%%
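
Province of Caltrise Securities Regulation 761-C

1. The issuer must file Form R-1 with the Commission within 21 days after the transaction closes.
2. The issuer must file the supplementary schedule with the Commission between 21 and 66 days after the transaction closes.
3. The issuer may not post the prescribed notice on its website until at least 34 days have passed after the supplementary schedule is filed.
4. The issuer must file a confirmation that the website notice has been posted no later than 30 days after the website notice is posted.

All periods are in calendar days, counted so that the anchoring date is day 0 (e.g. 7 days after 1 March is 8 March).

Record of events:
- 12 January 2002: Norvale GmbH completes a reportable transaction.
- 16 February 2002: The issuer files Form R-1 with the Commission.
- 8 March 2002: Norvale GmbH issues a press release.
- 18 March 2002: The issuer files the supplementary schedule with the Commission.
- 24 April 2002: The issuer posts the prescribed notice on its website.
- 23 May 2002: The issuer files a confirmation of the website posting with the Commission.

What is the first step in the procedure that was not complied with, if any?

Step 1

Step 1 — counting 21 days from 12 January 2002 (when the transaction closes) gives a deadline of 2 February 2002; not done until 16 February 2002, 14 days after the deadline.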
%%
(WORK TASK): All lines from the one that holds "All periods are" to the end of the entries above must be transcribed exactly, both ends included, and no others.

(FINISHED TASK):
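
All periods are in calendar days, counted so that the anchoring date is day 0 (e.g. 7 days after 1 March is 8 March).

Record of events:
- 12 January 2002: Norvale GmbH completes a reportable transaction.
- 16 February 2002: The issuer files Form R-1 with the Commission.
- 8 March 2002: Norvale GmbH issues a press release.
- 18 March 2002: The issuer files the supplementary schedule with the Commission.
- 24 April 2002: The issuer posts the prescribed notice on its website.
- 23 May 2002: The issuer files a confirmation of the website posting with the Commission.

What is the first step in the procedure that was not complied with, if any?

Step 1

Step 1 — counting 21 days from 12 January 2002 (when the transaction closes) gives a deadline of 2 February 2002; not done until 16 February 2002, 14 days after the deadline.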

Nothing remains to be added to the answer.